*** Begin section ***

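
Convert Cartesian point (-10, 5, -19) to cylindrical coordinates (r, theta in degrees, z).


r = sqrt((-10)^2 + 5^2) = 11.1803
theta = atan2(5, -10) = 153.4349 deg
z = -19

r = 11.1803, theta = 153.4349 deg, z = -19


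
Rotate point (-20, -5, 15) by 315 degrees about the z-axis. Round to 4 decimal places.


x' = -20*cos(315) - -5*sin(315) = -17.6777
y' = -20*sin(315) + -5*cos(315) = 10.6066
z' = 15

(-17.6777, 10.6066, 15)


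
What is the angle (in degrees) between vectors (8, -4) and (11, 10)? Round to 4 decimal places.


dot = 8*11 + -4*10 = 48
|u| = 8.9443, |v| = 14.8661
cos(angle) = 0.361
angle = 68.8387 degrees

68.8387 degrees


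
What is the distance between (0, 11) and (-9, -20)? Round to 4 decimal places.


d = sqrt((-9-0)^2 + (-20-11)^2) = 32.28

32.28


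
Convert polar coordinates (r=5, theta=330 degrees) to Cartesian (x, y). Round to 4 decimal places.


x = 5 * cos(330) = 4.3301
y = 5 * sin(330) = -2.5

(4.3301, -2.5)


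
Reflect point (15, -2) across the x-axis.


Reflection across x-axis: (x, y) -> (x, -y)
(15, -2) -> (15, 2)

(15, 2)


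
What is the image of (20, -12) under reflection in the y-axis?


Reflection across y-axis: (x, y) -> (-x, y)
(20, -12) -> (-20, -12)

(-20, -12)


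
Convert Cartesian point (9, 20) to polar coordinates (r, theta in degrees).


r = sqrt(9^2 + 20^2) = 21.9317
theta = atan2(20, 9) = 65.7723 degrees

r = 21.9317, theta = 65.7723 degrees


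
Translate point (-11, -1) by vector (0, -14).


Translation: (x+dx, y+dy) = (-11+0, -1+-14) = (-11, -15)

(-11, -15)


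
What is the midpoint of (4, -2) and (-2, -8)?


Midpoint = ((4+-2)/2, (-2+-8)/2) = (1, -5)

(1, -5)


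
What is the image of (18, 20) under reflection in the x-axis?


Reflection across x-axis: (x, y) -> (x, -y)
(18, 20) -> (18, -20)

(18, -20)


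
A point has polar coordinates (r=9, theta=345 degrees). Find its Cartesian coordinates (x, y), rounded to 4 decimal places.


x = 9 * cos(345) = 8.6933
y = 9 * sin(345) = -2.3294

(8.6933, -2.3294)


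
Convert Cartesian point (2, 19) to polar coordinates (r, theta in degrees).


r = sqrt(2^2 + 19^2) = 19.105
theta = atan2(19, 2) = 83.991 degrees

r = 19.105, theta = 83.991 degrees


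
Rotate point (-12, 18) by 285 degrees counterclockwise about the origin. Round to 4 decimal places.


x' = -12*cos(285) - 18*sin(285) = 14.2808
y' = -12*sin(285) + 18*cos(285) = 16.2499

(14.2808, 16.2499)


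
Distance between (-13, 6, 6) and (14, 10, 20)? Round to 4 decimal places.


d = sqrt((14--13)^2 + (10-6)^2 + (20-6)^2) = 30.6757

30.6757


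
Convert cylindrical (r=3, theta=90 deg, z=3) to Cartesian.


x = 3 * cos(90) = 0
y = 3 * sin(90) = 3
z = 3

(0, 3, 3)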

*** End section ***

Repeat the listing above in full.

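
Convert Cartesian point (-10, 5, -19) to cylindrical coordinates (r, theta in degrees, z).


r = sqrt((-10)^2 + 5^2) = 11.1803
theta = atan2(5, -10) = 153.4349 deg
z = -19

r = 11.1803, theta = 153.4349 deg, z = -19


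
Rotate point (-20, -5, 15) by 315 degrees about the z-axis. Round to 4 decimal places.


x' = -20*cos(315) - -5*sin(315) = -17.6777
y' = -20*sin(315) + -5*cos(315) = 10.6066
z' = 15

(-17.6777, 10.6066, 15)


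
What is the angle (in degrees) between vectors (8, -4) and (11, 10)? Round to 4 decimal places.


dot = 8*11 + -4*10 = 48
|u| = 8.9443, |v| = 14.8661
cos(angle) = 0.361
angle = 68.8387 degrees

68.8387 degrees


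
What is the distance between (0, 11) and (-9, -20)? Round to 4 decimal places.


d = sqrt((-9-0)^2 + (-20-11)^2) = 32.28

32.28


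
Convert polar coordinates (r=5, theta=330 degrees) to Cartesian (x, y). Round to 4 decimal places.


x = 5 * cos(330) = 4.3301
y = 5 * sin(330) = -2.5

(4.3301, -2.5)


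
Reflect point (15, -2) across the x-axis.


Reflection across x-axis: (x, y) -> (x, -y)
(15, -2) -> (15, 2)

(15, 2)


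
What is the image of (20, -12) under reflection in the y-axis?


Reflection across y-axis: (x, y) -> (-x, y)
(20, -12) -> (-20, -12)

(-20, -12)


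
Convert Cartesian point (9, 20) to polar coordinates (r, theta in degrees).


r = sqrt(9^2 + 20^2) = 21.9317
theta = atan2(20, 9) = 65.7723 degrees

r = 21.9317, theta = 65.7723 degrees


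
Translate point (-11, -1) by vector (0, -14).


Translation: (x+dx, y+dy) = (-11+0, -1+-14) = (-11, -15)

(-11, -15)


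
What is the midpoint of (4, -2) and (-2, -8)?


Midpoint = ((4+-2)/2, (-2+-8)/2) = (1, -5)

(1, -5)


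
What is the image of (18, 20) under reflection in the x-axis?


Reflection across x-axis: (x, y) -> (x, -y)
(18, 20) -> (18, -20)

(18, -20)


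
A point has polar coordinates (r=9, theta=345 degrees). Find its Cartesian coordinates (x, y), rounded to 4 decimal places.


x = 9 * cos(345) = 8.6933
y = 9 * sin(345) = -2.3294

(8.6933, -2.3294)


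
Convert Cartesian point (2, 19) to polar coordinates (r, theta in degrees).


r = sqrt(2^2 + 19^2) = 19.105
theta = atan2(19, 2) = 83.991 degrees

r = 19.105, theta = 83.991 degrees


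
Rotate point (-12, 18) by 285 degrees counterclockwise about the origin. Round to 4 decimal places.


x' = -12*cos(285) - 18*sin(285) = 14.2808
y' = -12*sin(285) + 18*cos(285) = 16.2499

(14.2808, 16.2499)


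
Distance between (-13, 6, 6) and (14, 10, 20)? Round to 4 decimal places.


d = sqrt((14--13)^2 + (10-6)^2 + (20-6)^2) = 30.6757

30.6757


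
Convert cylindrical (r=3, theta=90 deg, z=3) to Cartesian.


x = 3 * cos(90) = 0
y = 3 * sin(90) = 3
z = 3

(0, 3, 3)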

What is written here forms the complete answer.